§ **Goal of the exercise**
Nothing but the lines from the one containing "A surveyor is" through the last line of the records below should be written out, each exactly as it stands.

§ **Given entries**
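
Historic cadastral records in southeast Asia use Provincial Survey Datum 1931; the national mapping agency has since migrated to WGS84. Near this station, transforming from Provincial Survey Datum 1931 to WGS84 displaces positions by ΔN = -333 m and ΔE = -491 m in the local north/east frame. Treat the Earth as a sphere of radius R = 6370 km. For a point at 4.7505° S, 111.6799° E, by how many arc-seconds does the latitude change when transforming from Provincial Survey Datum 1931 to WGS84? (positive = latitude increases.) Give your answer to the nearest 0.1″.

On a sphere of radius R, 1 rad of latitude = R, so Δφ = ΔN / R = -333.0 / 6370000 = -5.2276e-05 rad = -10.783″.

Δφ = -10.8″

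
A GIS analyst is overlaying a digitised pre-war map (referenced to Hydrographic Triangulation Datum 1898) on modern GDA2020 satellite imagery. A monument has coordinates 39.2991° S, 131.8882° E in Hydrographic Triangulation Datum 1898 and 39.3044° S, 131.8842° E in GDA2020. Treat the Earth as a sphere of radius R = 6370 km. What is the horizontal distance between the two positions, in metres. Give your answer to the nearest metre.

682 m

Δφ = -39.3044° − -39.2991° = -0.0053°; Δλ = 131.8842° − 131.8882° = -0.0040°.
1° along a meridian = πR/180 = 111177 m.
ΔN = Δφ × 111177 = -589.2 m; ΔE = Δλ × 111177 × cos(-39.2991°) = -0.0040 × 111177 × 0.773850 = -344.1 m.
Distance = √(ΔE² + ΔN²) = √((-344.1)² + (-589.2)²) = 682.4 m.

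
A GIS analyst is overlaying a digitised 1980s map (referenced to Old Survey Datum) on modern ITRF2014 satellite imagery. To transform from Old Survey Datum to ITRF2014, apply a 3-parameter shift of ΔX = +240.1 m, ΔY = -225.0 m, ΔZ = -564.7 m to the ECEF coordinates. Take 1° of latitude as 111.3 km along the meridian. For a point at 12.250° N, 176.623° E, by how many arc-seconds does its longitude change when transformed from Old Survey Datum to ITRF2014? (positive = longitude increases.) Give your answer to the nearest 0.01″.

Δλ = 6.97″

sin φ = 0.212178, cos φ = 0.977231, sin λ = 0.058906, cos λ = -0.998264.
East component: ΔE = −sin λ·ΔX + cos λ·ΔY = −(0.058906)(240.1) + (-0.998264)(-225.0) = 210.47 m.
1° of latitude spans 111300 m; at latitude φ, 1° of longitude spans that × cos φ = 108765.8 m, so Δλ = 210.47 / 108765.8 × 3600 = 6.966″.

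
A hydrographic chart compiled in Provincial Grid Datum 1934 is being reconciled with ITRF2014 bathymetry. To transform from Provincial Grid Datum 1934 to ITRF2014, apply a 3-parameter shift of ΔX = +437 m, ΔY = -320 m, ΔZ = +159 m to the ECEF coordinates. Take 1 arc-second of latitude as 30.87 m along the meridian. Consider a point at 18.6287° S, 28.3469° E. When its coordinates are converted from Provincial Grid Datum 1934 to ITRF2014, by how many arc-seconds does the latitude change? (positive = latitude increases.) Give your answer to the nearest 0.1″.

Δφ = 7.3″

sin φ = -0.319434, cos φ = 0.947609, sin λ = 0.474809, cos λ = 0.880089.
North component: ΔN = −sin φ cos λ·ΔX − sin φ sin λ·ΔY + cos φ·ΔZ = −(-0.319434)(0.880089)(437) − (-0.319434)(0.474809)(-320) + (0.947609)(159) = 224.99 m.
1° of latitude spans 3600 × 30.87 = 111132 m, so Δφ = 224.99 / 111132 × 3600 = 7.288″.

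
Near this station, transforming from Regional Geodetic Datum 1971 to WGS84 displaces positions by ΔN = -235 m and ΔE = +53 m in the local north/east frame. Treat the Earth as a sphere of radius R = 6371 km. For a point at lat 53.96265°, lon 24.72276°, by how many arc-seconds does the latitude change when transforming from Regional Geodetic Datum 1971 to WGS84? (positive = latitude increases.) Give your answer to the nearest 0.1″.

Δφ = -7.6″

On a sphere of radius R, 1 rad of latitude = R, so Δφ = ΔN / R = -235.0 / 6371000 = -3.6886e-05 rad = -7.608″.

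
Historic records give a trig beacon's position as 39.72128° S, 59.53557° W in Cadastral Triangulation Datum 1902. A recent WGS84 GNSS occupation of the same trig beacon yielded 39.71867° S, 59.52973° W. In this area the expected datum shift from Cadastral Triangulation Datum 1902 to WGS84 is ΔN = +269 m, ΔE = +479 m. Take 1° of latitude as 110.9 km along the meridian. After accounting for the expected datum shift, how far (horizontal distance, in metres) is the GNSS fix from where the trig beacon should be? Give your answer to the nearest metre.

Observed coordinate differences: Δφ = +0.00261°, Δλ = +0.00584°.
Converting to metres (1° lat = 110900 m, cos φ = 0.769162): observed ΔN = 289.4 m, observed ΔE = 498.2 m.
Subtracting the expected shift leaves a residual of 289.4 − (269) = 20.4 m north and 498.2 − (479) = 19.2 m east.
Residual distance = √(20.4² + 19.2²) = 28.0 m.

28 m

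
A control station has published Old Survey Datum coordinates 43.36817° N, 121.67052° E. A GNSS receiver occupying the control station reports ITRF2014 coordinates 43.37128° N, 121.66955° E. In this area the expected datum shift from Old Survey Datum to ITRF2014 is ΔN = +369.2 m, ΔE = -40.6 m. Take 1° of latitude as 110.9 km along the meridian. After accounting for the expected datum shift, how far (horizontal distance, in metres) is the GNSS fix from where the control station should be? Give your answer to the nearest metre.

45 m

Observed coordinate differences: Δφ = +0.00311°, Δλ = -0.00097°.
Converting to metres (1° lat = 110900 m, cos φ = 0.726956): observed ΔN = 344.9 m, observed ΔE = -78.2 m.
Subtracting the expected shift leaves a residual of 344.9 − (369.2) = -24.3 m north and -78.2 − (-40.6) = -37.6 m east.
Residual distance = √((-24.3)² + (-37.6)²) = 44.8 m.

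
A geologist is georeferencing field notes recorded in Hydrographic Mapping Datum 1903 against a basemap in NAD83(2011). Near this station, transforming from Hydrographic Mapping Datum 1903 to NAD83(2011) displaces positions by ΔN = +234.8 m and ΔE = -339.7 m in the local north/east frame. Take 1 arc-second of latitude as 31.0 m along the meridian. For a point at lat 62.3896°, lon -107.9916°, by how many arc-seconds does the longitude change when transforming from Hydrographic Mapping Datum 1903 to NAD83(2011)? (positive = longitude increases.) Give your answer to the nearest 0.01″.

Δλ = -23.64″

At latitude 62.3896°, cos φ = 0.463457.
1″ of longitude at this latitude = 31.00 × cos φ = 14.3672 m, so Δλ = -339.7 / 14.3672 = -23.644″.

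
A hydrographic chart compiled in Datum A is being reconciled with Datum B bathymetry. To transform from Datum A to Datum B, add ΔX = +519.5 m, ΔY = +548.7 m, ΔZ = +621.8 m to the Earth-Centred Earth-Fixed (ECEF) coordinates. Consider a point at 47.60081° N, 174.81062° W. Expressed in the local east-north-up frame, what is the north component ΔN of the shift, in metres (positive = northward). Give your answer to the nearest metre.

ΔN = 838 m

The local north axis is (−sin φ cos λ, −sin φ sin λ, cos φ), giving ΔN = 382.060 + 36.649 + 419.275 = 837.98 m.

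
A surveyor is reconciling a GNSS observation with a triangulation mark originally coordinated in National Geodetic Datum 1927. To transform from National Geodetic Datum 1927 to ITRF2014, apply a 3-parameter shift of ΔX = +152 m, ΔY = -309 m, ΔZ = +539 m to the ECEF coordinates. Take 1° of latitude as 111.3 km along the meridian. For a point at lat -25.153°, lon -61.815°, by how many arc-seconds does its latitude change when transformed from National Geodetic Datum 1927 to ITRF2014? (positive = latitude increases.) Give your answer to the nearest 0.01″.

sin φ = -0.425037, cos φ = 0.905176, sin λ = -0.881427, cos λ = 0.472320.
North component: ΔN = −sin φ cos λ·ΔX − sin φ sin λ·ΔY + cos φ·ΔZ = −(-0.425037)(0.472320)(152) − (-0.425037)(-0.881427)(-309) + (0.905176)(539) = 634.17 m.
1° of latitude spans 111300 m, so Δφ = 634.17 / 111300 × 3600 = 20.512″.

Δφ = 20.51″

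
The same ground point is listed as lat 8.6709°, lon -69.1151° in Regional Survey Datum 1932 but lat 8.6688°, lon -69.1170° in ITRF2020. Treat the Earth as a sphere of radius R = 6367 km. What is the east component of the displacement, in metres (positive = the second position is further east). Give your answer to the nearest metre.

Δφ = 8.6688° − 8.6709° = -0.0021°; Δλ = -69.1170° − -69.1151° = -0.0019°.
1° along a meridian = πR/180 = 111125 m.
ΔN = Δφ × 111125 = -233.4 m; ΔE = Δλ × 111125 × cos(8.6709°) = -0.0019 × 111125 × 0.988571 = -208.7 m.

ΔE = -209 m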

§ **Task solution**
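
A surveyor is reconciling a GNSS observation with a triangulation mark originally coordinated in National Geodetic Datum 1927. To transform from National Geodetic Datum 1927 to ITRF2014, apply a 3-parameter shift of ΔX = +152 m, ΔY = -309 m, ΔZ = +539 m to the ECEF coordinates. Take 1° of latitude as 111.3 km along the meridian. For a point at lat -25.153°, lon -61.815°, by how many arc-seconds does its latitude change when transformed from National Geodetic Datum 1927 to ITRF2014? (positive = latitude increases.) Give your answer to the nearest 0.01″.

sin φ = -0.425037, cos φ = 0.905176, sin λ = -0.881427, cos λ = 0.472320.
North component: ΔN = −sin φ cos λ·ΔX − sin φ sin λ·ΔY + cos φ·ΔZ = −(-0.425037)(0.472320)(152) − (-0.425037)(-0.881427)(-309) + (0.905176)(539) = 634.17 m.
1° of latitude spans 111300 m, so Δφ = 634.17 / 111300 × 3600 = 20.512″.

Δφ = 20.51″

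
The same ground point is listed as lat 8.6709°, lon -69.1151° in Regional Survey Datum 1932 but lat 8.6688°, lon -69.1170° in ITRF2020. Treat the Earth as a sphere of radius R = 6367 km. What is the east component of the displacement, in metres (positive = the second position is further east). Give your answer to the nearest metre.

Δφ = 8.6688° − 8.6709° = -0.0021°; Δλ = -69.1170° − -69.1151° = -0.0019°.
1° along a meridian = πR/180 = 111125 m.
ΔN = Δφ × 111125 = -233.4 m; ΔE = Δλ × 111125 × cos(8.6709°) = -0.0019 × 111125 × 0.988571 = -208.7 m.

ΔE = -209 m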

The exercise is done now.